### What you need to do
Each line of the listing that contains "both" should be found and copied.

==== Supplied entries

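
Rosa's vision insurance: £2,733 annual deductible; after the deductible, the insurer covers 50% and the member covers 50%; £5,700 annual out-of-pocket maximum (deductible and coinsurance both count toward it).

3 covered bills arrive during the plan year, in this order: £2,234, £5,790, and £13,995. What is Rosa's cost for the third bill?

Claim 1 (£2,234): entire amount goes to the deductible. Member pays £2,234; OOP now £2,234.
Claim 2 (£5,790): £499 to deductible, leaving £5,291; 50% of £5,291 = £2,645.50. Member owes £3,144.50 (running OOP £5,378.50).
Claim 3 (£13,995): deductible met; 50% of £13,995 = £6,997.50. OOP would hit £12,376 > £5,700, so the cap limits the member to £5,700 − £5,378.50 = £321.50.

£321.50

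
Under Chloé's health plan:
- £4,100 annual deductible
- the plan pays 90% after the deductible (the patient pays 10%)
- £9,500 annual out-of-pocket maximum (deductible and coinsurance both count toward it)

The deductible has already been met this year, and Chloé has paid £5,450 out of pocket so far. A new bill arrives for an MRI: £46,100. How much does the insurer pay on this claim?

The deductible is already satisfied, so the full bill goes to coinsurance.
10% of £46,100 = £4,610 falls to the patient.
Year-to-date out-of-pocket would reach £5,450 + £4,610 = £10,060, above the £9,500 maximum, so the patient pays only £9,500 − £5,450 = £4,050.
The plan picks up £46,100 − £4,050 = £42,050.

£42,050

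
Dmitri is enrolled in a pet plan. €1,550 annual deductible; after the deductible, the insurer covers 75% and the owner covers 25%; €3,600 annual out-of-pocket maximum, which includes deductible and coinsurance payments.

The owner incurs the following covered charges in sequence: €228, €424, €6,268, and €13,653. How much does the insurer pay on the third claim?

Bill 1, €228: all of it applies to the deductible. Cost to owner: €228. OOP to date €228. Insurer: €228 − €228 = €0.
Bill 2, €424: entire amount goes to the deductible. Owner pays €424; OOP now €652. Insurer: €424 − €424 = €0.
Bill 3, €6,268: €898 to deductible, leaving €5,370; owner's 25% is €1,342.50. Owner owes €2,240.50 (running OOP €2,892.50). Plan pays €6,268 − €2,240.50 = €4,027.50.

€4,027.50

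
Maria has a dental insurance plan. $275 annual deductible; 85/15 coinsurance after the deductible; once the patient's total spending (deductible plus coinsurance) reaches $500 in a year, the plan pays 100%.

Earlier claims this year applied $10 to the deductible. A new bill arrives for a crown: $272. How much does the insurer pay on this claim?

$10 of the $275 deductible is already met, leaving $265.
After the $265 deductible portion, $272 − $265 = $7 is subject to coinsurance.
15% of $7 = $1.05 falls to the patient.
That puts the patient's cost at $265 + $1.05 = $266.05 before any cap.
Year-to-date out-of-pocket becomes $10 + $266.05 = $276.05, still under the $500 maximum, so no cap applies.
The plan picks up $272 − $266.05 = $5.95.

$5.95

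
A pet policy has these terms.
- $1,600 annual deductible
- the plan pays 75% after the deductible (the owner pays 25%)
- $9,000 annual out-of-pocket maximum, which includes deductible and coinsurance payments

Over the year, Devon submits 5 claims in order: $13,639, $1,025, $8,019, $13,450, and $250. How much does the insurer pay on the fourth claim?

$11,320.75

Claim 1 ($13,639): $1,600 finishes the deductible; $12,039 goes to coinsurance; 25% of $12,039 = $3,009.75. Owner owes $4,609.75 (running OOP $4,609.75). Plan pays $13,639 − $4,609.75 = $9,029.25.
Claim 2 ($1,025): deductible already satisfied, so owner's share is 25% × $1,025 = $256.25. Owner pays $256.25; OOP now $4,866. Insurer: $1,025 − $256.25 = $768.75.
Claim 3 ($8,019): deductible met; 25% of $8,019 = $2,004.75. Cost to owner: $2,004.75. OOP to date $6,870.75. Plan pays $8,019 − $2,004.75 = $6,014.25.
Claim 4 ($13,450): deductible met; 25% of $13,450 = $3,362.50. OOP would hit $10,233.25 > $9,000, so the cap limits the owner to $9,000 − $6,870.75 = $2,129.25. Plan pays $13,450 − $2,129.25 = $11,320.75.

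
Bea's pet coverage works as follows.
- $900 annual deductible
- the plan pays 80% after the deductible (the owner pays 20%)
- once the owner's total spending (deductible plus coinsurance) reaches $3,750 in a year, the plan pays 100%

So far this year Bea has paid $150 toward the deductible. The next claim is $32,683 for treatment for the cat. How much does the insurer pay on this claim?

$29,083

$150 of the $900 deductible is already met, leaving $750.
After the $750 deductible portion, $32,683 − $750 = $31,933 is subject to coinsurance.
Coinsurance: $31,933 × 20% = $6,386.60.
That puts the owner's cost at $750 + $6,386.60 = $7,136.60 before any cap.
That would bring total out-of-pocket to $7,286.60, past the $3,750 cap. The owner is capped at $3,750 − $150 = $3,600 on this claim.
Insurer pays the balance: $32,683 − $3,600 = $29,083.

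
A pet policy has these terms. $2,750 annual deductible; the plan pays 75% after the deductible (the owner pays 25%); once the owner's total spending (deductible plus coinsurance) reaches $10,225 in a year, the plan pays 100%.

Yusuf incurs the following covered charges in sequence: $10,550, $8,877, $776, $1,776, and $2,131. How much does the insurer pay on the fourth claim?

Claim 1 — $10,550: $2,750 to deductible, leaving $7,800; 25% of $7,800 = $1,950. Owner pays $4,700; OOP now $4,700. Insurer: $10,550 − $4,700 = $5,850.
Claim 2 — $8,877: 25% coinsurance on $8,877 = $2,219.25. Owner pays $2,219.25; OOP now $6,919.25. Plan pays $8,877 − $2,219.25 = $6,657.75.
Claim 3 — $776: deductible met; 25% of $776 = $194. Cost to owner: $194. OOP to date $7,113.25. Plan pays $776 − $194 = $582.
Claim 4 — $1,776: deductible already satisfied, so owner's share is 25% × $1,776 = $444. Owner owes $444 (running OOP $7,557.25). Insurer: $1,776 − $444 = $1,332.

$1,332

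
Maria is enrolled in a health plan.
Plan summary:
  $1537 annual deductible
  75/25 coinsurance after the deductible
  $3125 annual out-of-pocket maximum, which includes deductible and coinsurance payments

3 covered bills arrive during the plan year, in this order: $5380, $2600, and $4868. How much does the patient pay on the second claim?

$627.25

Bill 1, $5380: $1537 to deductible, leaving $3843; 25% of $3843 = $960.75. Patient pays $2497.75; OOP now $2497.75.
Bill 2, $2600: deductible met; 25% of $2600 = $650. OOP would hit $3147.75 > $3125, so the cap limits the patient to $3125 − $2497.75 = $627.25.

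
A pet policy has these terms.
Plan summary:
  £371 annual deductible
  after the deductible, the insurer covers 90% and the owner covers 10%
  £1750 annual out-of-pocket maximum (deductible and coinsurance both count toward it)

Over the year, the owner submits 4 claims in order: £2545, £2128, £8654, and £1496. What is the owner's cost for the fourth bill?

£83.40

Bill 1, £2545: deductible takes £371, £2174 remains; 10% of £2174 = £217.40. Cost to owner: £588.40. OOP to date £588.40.
Bill 2, £2128: deductible met; 10% of £2128 = £212.80. Owner owes £212.80 (running OOP £801.20).
Bill 3, £8654: deductible already satisfied, so owner's share is 10% × £8654 = £865.40. Owner pays £865.40; OOP now £1666.60.
Bill 4, £1496: 10% coinsurance on £1496 = £149.60. That would push OOP to £1816.20, over the £1750 cap, so owner pays £1750 − £1666.60 = £83.40.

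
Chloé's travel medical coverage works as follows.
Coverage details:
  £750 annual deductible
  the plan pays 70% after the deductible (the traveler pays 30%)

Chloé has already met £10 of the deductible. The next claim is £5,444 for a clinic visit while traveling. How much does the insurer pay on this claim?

Remaining deductible: £750 − £10 = £740.
The remaining £4,704 (= £5,444 − £740) moves to coinsurance.
30% of £4,704 = £1,411.20 falls to the traveler.
So the traveler owes £740 + £1,411.20 = £2,151.20.
Insurer pays the balance: £5,444 − £2,151.20 = £3,292.80.

£3,292.80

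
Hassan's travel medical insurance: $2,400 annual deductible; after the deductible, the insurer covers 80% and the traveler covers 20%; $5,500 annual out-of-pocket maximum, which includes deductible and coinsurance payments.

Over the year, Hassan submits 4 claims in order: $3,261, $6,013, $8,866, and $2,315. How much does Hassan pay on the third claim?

$1,725.20

Claim 1 — $3,261: deductible takes $2,400, $861 remains; coinsurance $861 × 20% = $172.20. Cost to traveler: $2,572.20. OOP to date $2,572.20.
Claim 2 — $6,013: deductible met; 20% of $6,013 = $1,202.60. Traveler owes $1,202.60 (running OOP $3,774.80).
Claim 3 — $8,866: deductible already satisfied, so traveler's share is 20% × $8,866 = $1,773.20. That would push OOP to $5,548, over the $5,500 cap, so traveler pays $5,500 − $3,774.80 = $1,725.20.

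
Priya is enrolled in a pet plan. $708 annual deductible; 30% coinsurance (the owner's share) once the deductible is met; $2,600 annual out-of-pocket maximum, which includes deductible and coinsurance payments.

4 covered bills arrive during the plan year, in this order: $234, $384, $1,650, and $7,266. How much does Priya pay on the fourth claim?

$1,424

Claim 1 ($234): entire amount goes to the deductible. Owner owes $234 (running OOP $234).
Claim 2 ($384): entire amount goes to the deductible. Cost to owner: $384. OOP to date $618.
Claim 3 ($1,650): deductible takes $90, $1,560 remains; coinsurance $1,560 × 30% = $468. Owner owes $558 (running OOP $1,176).
Claim 4 ($7,266): deductible already satisfied, so owner's share is 30% × $7,266 = $2,179.80. Adding that to $1,176 gives $3,355.80, past the $2,600 cap; owner pays only $2,600 − $1,176 = $1,424.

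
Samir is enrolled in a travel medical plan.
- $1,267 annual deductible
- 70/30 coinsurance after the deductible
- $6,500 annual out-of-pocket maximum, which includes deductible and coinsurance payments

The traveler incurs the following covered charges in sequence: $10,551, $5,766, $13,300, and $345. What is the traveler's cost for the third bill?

$718

Claim 1 — $10,551: $1,267 finishes the deductible; $9,284 goes to coinsurance; 30% of $9,284 = $2,785.20. Cost to traveler: $4,052.20. OOP to date $4,052.20.
Claim 2 — $5,766: deductible met; 30% of $5,766 = $1,729.80. Traveler owes $1,729.80 (running OOP $5,782).
Claim 3 — $13,300: 30% coinsurance on $13,300 = $3,990. OOP would hit $9,772 > $6,500, so the cap limits the traveler to $6,500 − $5,782 = $718.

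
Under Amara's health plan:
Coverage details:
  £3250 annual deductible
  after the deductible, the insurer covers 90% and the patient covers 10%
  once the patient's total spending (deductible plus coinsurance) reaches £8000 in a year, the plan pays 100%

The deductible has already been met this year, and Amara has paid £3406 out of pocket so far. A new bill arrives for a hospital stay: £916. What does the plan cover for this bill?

£824.40

With the deductible met, the entire £916 is subject to coinsurance.
Patient's 10% share of £916 is £91.60.
Cumulative spending £3406 + £91.60 = £3497.60 stays under the £8000 maximum.
The plan picks up £916 − £91.60 = £824.40.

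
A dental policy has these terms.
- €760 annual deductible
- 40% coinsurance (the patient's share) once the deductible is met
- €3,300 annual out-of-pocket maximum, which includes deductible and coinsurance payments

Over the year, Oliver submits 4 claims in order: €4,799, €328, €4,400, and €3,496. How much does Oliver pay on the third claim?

#1 (€4,799): €760 to deductible, leaving €4,039; patient's 40% is €1,615.60. Patient owes €2,375.60 (running OOP €2,375.60).
#2 (€328): deductible already satisfied, so patient's share is 40% × €328 = €131.20. Patient pays €131.20; OOP now €2,506.80.
#3 (€4,400): 40% coinsurance on €4,400 = €1,760. That would push OOP to €4,266.80, over the €3,300 cap, so patient pays €3,300 − €2,506.80 = €793.20.

€793.20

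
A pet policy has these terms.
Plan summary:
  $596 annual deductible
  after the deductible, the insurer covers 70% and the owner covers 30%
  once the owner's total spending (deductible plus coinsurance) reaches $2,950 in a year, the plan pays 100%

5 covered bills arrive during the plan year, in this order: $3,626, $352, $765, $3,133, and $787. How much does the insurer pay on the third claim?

$535.50

Claim 1 — $3,626: $596 to deductible, leaving $3,030; owner's 30% is $909. Owner owes $1,505 (running OOP $1,505). Insurer: $3,626 − $1,505 = $2,121.
Claim 2 — $352: deductible already satisfied, so owner's share is 30% × $352 = $105.60. Owner owes $105.60 (running OOP $1,610.60). Insurer: $352 − $105.60 = $246.40.
Claim 3 — $765: deductible met; 30% of $765 = $229.50. Owner pays $229.50; OOP now $1,840.10. Plan pays $765 − $229.50 = $535.50.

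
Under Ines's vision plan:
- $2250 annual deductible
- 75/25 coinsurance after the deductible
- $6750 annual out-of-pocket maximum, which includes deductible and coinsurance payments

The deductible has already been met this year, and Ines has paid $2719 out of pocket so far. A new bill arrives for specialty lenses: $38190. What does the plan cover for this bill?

With the deductible met, the entire $38190 is subject to coinsurance.
Coinsurance: $38190 × 25% = $9547.50.
That would bring total out-of-pocket to $12266.50, past the $6750 cap. The member is capped at $6750 − $2719 = $4031 on this claim.
The plan picks up $38190 − $4031 = $34159.

$34159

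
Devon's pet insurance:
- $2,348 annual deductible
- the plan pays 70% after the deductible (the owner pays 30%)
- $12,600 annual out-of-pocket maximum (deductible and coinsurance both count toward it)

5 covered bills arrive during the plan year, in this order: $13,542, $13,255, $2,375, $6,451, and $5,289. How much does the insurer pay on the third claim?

$1,662.50

Bill 1, $13,542: $2,348 to deductible, leaving $11,194; owner's 30% is $3,358.20. Owner owes $5,706.20 (running OOP $5,706.20). Plan pays $13,542 − $5,706.20 = $7,835.80.
Bill 2, $13,255: deductible met; 30% of $13,255 = $3,976.50. Owner owes $3,976.50 (running OOP $9,682.70). Insurer: $13,255 − $3,976.50 = $9,278.50.
Bill 3, $2,375: deductible already satisfied, so owner's share is 30% × $2,375 = $712.50. Owner owes $712.50 (running OOP $10,395.20). Plan pays $2,375 − $712.50 = $1,662.50.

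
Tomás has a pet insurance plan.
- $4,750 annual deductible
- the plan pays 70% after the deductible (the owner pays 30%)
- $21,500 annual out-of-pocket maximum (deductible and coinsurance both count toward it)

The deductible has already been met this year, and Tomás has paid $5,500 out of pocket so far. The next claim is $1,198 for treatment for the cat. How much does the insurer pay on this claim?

$838.60

The deductible is already satisfied, so the full bill goes to coinsurance.
Coinsurance: $1,198 × 30% = $359.40.
Year-to-date out-of-pocket becomes $5,500 + $359.40 = $5,859.40, still under the $21,500 maximum, so no cap applies.
Insurer pays the balance: $1,198 − $359.40 = $838.60.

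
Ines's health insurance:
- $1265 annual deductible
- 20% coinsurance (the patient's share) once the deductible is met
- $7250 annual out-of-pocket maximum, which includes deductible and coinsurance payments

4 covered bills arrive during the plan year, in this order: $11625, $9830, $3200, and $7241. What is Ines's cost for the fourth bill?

$1307

Bill 1, $11625: $1265 to deductible, leaving $10360; coinsurance $10360 × 20% = $2072. Patient pays $3337; OOP now $3337.
Bill 2, $9830: deductible already satisfied, so patient's share is 20% × $9830 = $1966. Patient pays $1966; OOP now $5303.
Bill 3, $3200: 20% coinsurance on $3200 = $640. Patient owes $640 (running OOP $5943).
Bill 4, $7241: deductible met; 20% of $7241 = $1448.20. Adding that to $5943 gives $7391.20, past the $7250 cap; patient pays only $7250 − $5943 = $1307.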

========

### Task answer
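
Rosa's vision insurance: £2,733 annual deductible; after the deductible, the insurer covers 50% and the member covers 50%; £5,700 annual out-of-pocket maximum (deductible and coinsurance both count toward it).
- £9,500 annual out-of-pocket maximum (deductible and coinsurance both count toward it)
  £1750 annual out-of-pocket maximum (deductible and coinsurance both count toward it)
- $12,600 annual out-of-pocket maximum (deductible and coinsurance both count toward it)
- $21,500 annual out-of-pocket maximum (deductible and coinsurance both count toward it)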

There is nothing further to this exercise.